(What the exercise asks): All that is needed is each line of the entries holding the word "carries", copied as it stands.

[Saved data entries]
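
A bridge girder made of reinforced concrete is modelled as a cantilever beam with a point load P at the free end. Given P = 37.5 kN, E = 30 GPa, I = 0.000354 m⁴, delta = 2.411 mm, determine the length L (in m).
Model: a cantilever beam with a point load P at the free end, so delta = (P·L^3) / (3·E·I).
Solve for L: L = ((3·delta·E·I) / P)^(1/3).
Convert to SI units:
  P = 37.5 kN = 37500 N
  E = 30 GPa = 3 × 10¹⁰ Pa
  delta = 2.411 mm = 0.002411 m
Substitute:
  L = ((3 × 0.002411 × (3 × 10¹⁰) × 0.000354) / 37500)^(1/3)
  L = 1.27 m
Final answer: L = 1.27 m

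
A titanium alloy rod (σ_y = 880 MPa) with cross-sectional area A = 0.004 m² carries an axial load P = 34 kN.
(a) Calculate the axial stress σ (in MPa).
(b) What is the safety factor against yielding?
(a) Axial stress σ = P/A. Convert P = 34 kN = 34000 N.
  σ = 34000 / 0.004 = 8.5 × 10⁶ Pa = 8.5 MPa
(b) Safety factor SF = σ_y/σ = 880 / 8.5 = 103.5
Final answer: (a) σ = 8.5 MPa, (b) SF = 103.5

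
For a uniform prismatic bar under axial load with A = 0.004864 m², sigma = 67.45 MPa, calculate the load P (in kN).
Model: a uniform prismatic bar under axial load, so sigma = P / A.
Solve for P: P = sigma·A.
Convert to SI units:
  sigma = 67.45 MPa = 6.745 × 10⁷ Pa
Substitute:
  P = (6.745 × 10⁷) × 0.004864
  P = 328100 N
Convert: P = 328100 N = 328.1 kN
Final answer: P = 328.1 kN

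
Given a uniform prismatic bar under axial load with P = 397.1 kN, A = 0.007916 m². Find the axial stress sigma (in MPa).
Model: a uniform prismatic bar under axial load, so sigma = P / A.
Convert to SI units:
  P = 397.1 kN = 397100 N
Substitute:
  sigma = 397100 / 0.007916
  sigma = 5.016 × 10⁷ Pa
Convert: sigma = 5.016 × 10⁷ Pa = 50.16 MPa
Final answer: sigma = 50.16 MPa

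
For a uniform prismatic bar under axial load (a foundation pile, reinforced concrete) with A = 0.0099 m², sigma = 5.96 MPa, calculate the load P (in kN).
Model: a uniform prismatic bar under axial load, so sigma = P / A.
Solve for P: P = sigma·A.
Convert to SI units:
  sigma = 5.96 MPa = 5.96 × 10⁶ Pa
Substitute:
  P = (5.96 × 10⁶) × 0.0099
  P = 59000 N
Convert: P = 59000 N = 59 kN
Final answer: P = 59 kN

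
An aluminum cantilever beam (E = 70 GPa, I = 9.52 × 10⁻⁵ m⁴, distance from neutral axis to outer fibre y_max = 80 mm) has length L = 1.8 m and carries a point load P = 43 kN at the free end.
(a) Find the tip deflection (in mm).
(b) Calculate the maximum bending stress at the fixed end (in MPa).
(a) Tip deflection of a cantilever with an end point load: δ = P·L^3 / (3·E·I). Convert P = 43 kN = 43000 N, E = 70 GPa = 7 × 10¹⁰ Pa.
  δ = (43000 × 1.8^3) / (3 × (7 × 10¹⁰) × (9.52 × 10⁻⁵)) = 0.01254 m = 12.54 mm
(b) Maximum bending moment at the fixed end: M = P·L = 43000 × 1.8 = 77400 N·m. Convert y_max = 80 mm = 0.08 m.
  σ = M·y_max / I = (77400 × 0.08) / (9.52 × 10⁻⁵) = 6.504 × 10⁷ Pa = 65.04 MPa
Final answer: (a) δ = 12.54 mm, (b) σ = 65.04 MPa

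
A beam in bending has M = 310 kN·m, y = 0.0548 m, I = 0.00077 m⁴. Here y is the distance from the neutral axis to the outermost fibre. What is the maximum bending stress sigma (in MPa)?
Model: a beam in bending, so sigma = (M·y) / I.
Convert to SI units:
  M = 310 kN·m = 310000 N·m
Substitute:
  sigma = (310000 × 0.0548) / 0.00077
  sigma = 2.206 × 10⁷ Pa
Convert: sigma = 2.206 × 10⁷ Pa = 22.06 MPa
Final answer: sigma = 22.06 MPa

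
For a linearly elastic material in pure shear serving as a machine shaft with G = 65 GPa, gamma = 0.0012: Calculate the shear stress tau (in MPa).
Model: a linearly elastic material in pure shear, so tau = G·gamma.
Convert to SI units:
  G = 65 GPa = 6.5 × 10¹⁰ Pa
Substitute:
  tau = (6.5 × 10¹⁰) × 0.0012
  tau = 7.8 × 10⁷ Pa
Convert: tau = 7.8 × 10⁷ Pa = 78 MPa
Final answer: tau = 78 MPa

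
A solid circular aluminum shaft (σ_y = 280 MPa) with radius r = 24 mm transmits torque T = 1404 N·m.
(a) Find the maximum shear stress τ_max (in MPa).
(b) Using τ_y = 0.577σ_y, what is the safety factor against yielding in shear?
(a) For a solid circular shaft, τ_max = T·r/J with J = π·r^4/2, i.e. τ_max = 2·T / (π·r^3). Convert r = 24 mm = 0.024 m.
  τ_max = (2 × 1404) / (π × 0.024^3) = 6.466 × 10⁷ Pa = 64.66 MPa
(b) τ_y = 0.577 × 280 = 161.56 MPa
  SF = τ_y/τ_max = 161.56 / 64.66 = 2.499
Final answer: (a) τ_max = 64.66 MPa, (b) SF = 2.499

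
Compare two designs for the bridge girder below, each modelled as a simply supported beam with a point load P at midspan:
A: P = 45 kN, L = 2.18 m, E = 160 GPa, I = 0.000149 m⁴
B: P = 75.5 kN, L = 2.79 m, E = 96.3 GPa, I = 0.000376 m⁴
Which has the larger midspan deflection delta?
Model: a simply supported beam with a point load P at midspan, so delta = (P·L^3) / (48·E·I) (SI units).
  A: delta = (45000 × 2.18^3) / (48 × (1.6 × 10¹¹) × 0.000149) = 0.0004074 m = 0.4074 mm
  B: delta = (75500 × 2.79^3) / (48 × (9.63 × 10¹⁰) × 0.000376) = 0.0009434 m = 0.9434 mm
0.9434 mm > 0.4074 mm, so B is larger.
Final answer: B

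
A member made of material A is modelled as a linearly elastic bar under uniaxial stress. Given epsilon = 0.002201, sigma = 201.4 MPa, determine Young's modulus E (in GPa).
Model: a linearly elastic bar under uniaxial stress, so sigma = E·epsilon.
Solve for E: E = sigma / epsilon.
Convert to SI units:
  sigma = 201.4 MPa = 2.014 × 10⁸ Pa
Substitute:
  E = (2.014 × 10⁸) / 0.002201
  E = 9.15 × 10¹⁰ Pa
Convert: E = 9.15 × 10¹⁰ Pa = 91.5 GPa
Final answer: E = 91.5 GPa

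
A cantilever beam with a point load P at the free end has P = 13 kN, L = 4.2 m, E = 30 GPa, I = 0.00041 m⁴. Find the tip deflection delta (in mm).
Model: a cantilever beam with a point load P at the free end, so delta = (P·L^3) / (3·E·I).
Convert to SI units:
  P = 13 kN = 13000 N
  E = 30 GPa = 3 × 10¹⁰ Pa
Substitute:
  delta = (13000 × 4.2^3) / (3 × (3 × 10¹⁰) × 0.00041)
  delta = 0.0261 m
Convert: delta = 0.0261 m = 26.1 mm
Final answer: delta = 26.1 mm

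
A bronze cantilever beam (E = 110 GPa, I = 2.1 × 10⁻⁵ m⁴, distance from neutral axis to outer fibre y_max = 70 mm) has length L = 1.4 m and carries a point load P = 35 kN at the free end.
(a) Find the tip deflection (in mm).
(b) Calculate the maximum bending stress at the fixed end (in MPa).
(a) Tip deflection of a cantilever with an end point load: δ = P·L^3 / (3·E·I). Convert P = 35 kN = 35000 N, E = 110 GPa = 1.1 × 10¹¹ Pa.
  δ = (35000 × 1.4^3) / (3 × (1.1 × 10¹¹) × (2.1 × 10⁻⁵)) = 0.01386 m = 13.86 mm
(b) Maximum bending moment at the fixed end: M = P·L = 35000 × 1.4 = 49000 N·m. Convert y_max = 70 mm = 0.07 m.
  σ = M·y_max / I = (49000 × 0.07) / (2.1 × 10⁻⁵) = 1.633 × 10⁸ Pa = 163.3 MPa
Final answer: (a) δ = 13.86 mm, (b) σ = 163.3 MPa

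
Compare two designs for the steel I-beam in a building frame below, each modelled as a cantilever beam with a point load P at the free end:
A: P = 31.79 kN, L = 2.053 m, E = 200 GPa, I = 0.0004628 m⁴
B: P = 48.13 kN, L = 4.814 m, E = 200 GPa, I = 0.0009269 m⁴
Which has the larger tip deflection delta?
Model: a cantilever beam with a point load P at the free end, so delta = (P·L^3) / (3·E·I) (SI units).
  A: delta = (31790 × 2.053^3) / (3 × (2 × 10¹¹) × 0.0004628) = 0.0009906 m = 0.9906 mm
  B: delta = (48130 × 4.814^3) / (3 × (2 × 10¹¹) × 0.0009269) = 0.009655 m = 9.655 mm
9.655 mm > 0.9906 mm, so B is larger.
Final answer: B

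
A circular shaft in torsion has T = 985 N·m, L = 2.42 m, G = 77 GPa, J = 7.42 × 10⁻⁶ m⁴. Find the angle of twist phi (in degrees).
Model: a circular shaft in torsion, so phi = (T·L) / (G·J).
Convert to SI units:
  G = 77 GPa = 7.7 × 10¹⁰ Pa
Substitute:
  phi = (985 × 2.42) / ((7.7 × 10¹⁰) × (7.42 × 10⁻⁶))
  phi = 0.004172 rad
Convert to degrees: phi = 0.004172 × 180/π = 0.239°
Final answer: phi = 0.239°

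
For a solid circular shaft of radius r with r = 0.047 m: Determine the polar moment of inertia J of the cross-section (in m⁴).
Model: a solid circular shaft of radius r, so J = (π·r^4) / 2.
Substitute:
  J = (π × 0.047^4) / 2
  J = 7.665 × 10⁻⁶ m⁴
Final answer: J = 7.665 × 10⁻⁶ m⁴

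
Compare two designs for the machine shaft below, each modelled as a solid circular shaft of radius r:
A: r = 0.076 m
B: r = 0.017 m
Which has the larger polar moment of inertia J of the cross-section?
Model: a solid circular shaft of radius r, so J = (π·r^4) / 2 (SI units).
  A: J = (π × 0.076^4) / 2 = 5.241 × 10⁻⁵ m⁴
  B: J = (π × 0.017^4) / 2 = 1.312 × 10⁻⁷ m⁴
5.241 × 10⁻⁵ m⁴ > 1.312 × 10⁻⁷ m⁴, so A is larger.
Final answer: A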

(Expected answer):
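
A titanium alloy rod (σ_y = 880 MPa) with cross-sectional area A = 0.004 m² carries an axial load P = 34 kN.
An aluminum cantilever beam (E = 70 GPa, I = 9.52 × 10⁻⁵ m⁴, distance from neutral axis to outer fibre y_max = 80 mm) has length L = 1.8 m and carries a point load P = 43 kN at the free end.
A bronze cantilever beam (E = 110 GPa, I = 2.1 × 10⁻⁵ m⁴, distance from neutral axis to outer fibre y_max = 70 mm) has length L = 1.4 m and carries a point load P = 35 kN at the free end.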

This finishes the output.